* [ACTIVITY]:
Look through the entries below and count the lines that contain "resource". Reply with that number only.

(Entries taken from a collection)
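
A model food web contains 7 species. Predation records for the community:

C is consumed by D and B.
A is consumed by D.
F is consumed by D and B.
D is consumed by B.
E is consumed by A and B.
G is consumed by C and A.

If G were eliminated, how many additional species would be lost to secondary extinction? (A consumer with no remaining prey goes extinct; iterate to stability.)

Remove G.
Round 1: C (all prey gone) → extinct.
No further losses. Total secondary extinctions: 1.

1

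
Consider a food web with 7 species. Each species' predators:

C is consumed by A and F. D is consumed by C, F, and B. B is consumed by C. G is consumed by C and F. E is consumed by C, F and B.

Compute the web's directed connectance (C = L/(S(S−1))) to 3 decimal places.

C = 0.262

The web has S = 7 species and L = 11 feeding links.
C = L / (S(S−1)) = 11 / 42 = 0.2619 ≈ 0.262.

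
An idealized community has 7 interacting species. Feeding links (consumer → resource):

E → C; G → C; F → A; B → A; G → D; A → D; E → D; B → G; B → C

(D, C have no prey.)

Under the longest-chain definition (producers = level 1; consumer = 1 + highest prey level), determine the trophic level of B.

Trophic level 3

D is a producer → level 1.
G eats D (level 1); other prey at levels: C 1 → level 2.
B eats G (level 2); other prey at levels: C 1, A 2 → level 3.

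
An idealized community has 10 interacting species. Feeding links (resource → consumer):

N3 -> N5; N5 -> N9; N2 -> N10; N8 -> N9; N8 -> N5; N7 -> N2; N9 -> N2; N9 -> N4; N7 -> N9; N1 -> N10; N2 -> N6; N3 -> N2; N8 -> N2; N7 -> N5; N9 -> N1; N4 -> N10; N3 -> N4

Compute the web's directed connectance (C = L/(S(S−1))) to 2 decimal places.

C = 0.19

The web has S = 10 species and L = 17 feeding links.
C = L / (S(S−1)) = 17 / 90 = 0.1889 ≈ 0.19.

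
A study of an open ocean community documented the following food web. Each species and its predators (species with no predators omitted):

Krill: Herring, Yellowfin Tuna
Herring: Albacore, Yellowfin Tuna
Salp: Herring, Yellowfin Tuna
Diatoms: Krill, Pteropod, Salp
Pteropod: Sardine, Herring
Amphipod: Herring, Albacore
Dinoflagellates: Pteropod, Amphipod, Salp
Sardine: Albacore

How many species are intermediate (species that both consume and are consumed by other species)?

Intermediate species (has both prey and predators): Krill, Pteropod, Amphipod, Salp, Sardine, Herring.
Count: 6.

6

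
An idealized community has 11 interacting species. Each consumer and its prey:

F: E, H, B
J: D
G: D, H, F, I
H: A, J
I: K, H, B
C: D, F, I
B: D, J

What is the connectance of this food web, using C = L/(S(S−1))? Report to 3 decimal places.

C = 0.164

The web has S = 11 species and L = 18 feeding links.
C = L / (S(S−1)) = 18 / 110 = 0.1636 ≈ 0.164.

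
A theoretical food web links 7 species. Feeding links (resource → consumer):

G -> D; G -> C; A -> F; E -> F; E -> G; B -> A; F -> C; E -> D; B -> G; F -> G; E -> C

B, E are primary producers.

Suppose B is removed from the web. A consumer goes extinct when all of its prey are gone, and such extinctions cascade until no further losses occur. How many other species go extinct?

Remove B.
Round 1: A (all prey gone) → extinct.
No further losses. Total secondary extinctions: 1.

1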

* [EXERCISE SOLUTION]:
3